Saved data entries
↓

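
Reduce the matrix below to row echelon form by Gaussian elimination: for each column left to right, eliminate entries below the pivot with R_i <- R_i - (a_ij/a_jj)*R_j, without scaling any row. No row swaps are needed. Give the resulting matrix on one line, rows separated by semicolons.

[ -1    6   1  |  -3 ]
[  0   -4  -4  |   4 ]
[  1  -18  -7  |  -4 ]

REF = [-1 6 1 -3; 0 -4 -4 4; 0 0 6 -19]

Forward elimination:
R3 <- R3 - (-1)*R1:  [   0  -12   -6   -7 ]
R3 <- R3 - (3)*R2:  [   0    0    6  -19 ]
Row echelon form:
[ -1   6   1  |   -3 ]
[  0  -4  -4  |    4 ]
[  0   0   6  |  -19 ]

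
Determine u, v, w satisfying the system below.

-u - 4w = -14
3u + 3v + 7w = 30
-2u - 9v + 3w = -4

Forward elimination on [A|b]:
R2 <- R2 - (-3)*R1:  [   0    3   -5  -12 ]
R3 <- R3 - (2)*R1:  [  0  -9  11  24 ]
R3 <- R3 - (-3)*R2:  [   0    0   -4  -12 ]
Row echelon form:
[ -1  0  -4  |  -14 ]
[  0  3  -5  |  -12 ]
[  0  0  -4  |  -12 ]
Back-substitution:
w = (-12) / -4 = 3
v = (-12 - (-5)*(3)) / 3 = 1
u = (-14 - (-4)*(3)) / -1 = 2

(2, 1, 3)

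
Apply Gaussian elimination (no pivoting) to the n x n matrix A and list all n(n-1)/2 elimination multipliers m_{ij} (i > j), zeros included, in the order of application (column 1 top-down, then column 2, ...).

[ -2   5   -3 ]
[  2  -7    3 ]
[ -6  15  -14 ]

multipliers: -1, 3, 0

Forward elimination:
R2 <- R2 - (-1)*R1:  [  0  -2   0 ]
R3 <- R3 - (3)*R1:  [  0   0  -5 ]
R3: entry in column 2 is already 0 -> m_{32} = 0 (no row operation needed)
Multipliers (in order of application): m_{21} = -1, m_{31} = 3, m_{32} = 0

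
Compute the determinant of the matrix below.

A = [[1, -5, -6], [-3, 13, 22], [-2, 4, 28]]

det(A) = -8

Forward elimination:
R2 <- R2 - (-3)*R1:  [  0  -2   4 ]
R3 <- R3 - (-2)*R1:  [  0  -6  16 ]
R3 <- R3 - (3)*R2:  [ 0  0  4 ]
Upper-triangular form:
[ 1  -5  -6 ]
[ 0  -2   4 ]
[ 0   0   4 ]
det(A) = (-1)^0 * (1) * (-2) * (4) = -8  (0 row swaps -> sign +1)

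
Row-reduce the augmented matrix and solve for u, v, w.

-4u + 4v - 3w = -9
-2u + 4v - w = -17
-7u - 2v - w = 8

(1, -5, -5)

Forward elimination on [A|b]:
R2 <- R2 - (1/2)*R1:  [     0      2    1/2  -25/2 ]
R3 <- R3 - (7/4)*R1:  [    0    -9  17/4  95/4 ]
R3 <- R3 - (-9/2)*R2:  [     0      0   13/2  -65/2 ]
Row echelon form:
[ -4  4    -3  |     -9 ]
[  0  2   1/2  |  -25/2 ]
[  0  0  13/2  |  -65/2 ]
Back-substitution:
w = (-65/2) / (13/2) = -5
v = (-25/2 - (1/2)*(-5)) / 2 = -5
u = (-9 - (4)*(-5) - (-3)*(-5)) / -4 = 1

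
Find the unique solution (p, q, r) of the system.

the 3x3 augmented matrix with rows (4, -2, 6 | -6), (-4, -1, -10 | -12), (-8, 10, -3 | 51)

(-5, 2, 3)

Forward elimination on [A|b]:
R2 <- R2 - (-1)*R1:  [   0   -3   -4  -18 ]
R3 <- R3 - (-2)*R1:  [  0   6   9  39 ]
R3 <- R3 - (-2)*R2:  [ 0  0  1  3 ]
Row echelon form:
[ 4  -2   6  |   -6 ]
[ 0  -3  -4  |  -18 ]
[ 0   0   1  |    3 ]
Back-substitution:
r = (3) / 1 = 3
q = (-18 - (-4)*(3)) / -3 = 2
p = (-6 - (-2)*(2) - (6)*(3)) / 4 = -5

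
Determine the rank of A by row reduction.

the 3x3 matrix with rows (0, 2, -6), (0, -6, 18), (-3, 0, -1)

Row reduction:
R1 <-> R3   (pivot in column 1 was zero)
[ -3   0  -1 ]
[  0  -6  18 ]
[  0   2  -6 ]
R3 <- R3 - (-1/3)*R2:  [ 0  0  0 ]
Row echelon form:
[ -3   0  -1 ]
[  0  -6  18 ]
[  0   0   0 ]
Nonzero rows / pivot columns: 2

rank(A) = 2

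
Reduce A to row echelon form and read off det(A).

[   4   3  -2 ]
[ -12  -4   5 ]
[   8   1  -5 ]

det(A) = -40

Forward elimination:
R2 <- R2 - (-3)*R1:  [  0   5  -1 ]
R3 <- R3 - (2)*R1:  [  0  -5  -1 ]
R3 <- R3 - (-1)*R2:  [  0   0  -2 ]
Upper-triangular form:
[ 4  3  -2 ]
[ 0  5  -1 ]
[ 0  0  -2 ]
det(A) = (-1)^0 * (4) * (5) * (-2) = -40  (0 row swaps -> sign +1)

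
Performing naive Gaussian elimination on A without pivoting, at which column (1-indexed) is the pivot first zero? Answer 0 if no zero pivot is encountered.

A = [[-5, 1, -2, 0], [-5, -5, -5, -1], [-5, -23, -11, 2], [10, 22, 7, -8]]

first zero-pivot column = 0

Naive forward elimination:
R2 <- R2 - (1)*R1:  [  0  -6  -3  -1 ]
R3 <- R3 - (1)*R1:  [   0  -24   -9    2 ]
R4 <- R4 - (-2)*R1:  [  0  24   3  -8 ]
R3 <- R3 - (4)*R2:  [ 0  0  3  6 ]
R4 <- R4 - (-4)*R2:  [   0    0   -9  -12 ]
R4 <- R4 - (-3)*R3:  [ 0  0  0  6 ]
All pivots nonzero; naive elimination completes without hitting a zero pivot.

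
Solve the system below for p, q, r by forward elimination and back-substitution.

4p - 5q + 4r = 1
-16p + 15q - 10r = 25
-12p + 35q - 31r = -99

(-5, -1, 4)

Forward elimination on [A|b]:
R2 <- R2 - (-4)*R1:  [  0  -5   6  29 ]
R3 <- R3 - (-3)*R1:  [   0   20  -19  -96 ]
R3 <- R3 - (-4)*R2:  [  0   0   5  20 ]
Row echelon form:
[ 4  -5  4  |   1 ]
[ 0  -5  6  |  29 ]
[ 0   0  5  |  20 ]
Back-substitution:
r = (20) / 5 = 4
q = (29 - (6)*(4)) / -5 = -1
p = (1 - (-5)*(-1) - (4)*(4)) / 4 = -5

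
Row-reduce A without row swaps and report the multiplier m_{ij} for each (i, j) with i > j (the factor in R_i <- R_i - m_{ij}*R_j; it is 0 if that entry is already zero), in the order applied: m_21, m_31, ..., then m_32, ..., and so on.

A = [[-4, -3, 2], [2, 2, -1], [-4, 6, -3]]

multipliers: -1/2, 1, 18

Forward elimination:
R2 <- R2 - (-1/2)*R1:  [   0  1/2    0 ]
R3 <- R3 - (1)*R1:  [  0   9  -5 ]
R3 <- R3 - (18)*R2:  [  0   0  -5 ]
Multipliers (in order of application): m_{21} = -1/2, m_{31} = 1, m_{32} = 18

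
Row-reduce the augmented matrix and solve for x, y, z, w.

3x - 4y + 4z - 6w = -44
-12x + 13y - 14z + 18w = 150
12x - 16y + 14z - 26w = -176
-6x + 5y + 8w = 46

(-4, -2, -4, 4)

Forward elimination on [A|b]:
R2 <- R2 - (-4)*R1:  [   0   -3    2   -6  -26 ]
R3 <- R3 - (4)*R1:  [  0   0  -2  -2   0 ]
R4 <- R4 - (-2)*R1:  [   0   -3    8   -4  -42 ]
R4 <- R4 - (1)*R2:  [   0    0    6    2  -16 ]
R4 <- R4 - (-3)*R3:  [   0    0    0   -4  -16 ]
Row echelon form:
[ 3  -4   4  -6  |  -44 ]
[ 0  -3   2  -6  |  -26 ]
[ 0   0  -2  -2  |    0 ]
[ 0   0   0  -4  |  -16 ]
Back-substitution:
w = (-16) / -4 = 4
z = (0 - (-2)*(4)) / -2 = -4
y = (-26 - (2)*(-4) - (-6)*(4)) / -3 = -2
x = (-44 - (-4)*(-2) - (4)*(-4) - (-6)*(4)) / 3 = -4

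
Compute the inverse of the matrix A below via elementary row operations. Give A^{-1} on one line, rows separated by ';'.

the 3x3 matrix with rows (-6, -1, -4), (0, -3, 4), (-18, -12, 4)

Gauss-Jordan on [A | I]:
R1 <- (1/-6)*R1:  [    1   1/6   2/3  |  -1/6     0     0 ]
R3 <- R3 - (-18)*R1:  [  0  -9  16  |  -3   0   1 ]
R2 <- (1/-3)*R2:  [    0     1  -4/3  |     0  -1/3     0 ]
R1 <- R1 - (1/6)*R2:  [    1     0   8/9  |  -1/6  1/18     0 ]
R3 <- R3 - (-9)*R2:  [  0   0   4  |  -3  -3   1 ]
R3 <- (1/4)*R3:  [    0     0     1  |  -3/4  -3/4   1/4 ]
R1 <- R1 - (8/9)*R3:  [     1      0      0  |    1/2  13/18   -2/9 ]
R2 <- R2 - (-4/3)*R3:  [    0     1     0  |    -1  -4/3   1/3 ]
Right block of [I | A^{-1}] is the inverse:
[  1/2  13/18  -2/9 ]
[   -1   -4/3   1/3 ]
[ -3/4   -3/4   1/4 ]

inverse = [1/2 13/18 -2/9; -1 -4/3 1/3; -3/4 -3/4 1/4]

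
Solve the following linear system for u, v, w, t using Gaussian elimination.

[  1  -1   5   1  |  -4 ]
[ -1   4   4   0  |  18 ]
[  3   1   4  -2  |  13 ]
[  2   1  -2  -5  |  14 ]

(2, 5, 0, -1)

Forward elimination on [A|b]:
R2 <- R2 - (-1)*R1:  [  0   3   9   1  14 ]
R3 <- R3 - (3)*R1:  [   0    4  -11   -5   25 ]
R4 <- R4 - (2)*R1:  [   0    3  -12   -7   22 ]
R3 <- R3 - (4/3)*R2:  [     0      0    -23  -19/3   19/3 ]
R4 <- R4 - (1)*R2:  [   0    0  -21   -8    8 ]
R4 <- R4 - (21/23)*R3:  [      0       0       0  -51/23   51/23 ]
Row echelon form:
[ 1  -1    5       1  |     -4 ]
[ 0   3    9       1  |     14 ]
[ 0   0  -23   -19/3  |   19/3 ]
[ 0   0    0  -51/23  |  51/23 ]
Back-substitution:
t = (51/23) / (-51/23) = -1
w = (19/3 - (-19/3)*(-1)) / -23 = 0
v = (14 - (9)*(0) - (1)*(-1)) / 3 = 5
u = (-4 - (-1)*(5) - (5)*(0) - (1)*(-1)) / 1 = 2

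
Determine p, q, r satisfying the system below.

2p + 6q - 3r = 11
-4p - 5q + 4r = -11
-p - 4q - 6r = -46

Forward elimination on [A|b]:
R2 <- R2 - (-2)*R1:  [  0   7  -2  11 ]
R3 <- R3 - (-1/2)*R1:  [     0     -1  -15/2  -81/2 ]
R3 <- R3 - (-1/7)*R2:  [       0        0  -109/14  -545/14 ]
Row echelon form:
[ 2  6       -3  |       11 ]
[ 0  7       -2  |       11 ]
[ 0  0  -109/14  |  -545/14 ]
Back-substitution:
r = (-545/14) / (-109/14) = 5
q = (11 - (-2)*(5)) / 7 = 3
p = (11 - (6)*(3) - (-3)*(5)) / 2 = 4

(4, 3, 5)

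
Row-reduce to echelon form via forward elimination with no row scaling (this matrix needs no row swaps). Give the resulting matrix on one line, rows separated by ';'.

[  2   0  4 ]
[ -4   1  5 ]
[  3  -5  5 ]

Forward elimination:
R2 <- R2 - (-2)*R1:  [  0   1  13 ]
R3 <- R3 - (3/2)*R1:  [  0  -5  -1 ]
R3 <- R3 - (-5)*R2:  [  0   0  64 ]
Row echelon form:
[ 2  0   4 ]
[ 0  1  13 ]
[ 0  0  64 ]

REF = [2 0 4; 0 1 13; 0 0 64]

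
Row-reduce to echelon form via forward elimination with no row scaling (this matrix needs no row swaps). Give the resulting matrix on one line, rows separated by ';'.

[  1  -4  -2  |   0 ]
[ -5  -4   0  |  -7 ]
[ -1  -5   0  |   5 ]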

↑

• Your instructions
Give the exact lines, and only those, from the line containing "A = [[-4, -3, 2], [2, 2, -1], [-4, 6, -3]]" through the line containing "12x - 16y + 14z - 26w = -176" in the entries above.

• Finished task
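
A = [[-4, -3, 2], [2, 2, -1], [-4, 6, -3]]

multipliers: -1/2, 1, 18

Forward elimination:
R2 <- R2 - (-1/2)*R1:  [   0  1/2    0 ]
R3 <- R3 - (1)*R1:  [  0   9  -5 ]
R3 <- R3 - (18)*R2:  [  0   0  -5 ]
Multipliers (in order of application): m_{21} = -1/2, m_{31} = 1, m_{32} = 18

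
Row-reduce the augmented matrix and solve for x, y, z, w.

3x - 4y + 4z - 6w = -44
-12x + 13y - 14z + 18w = 150
12x - 16y + 14z - 26w = -176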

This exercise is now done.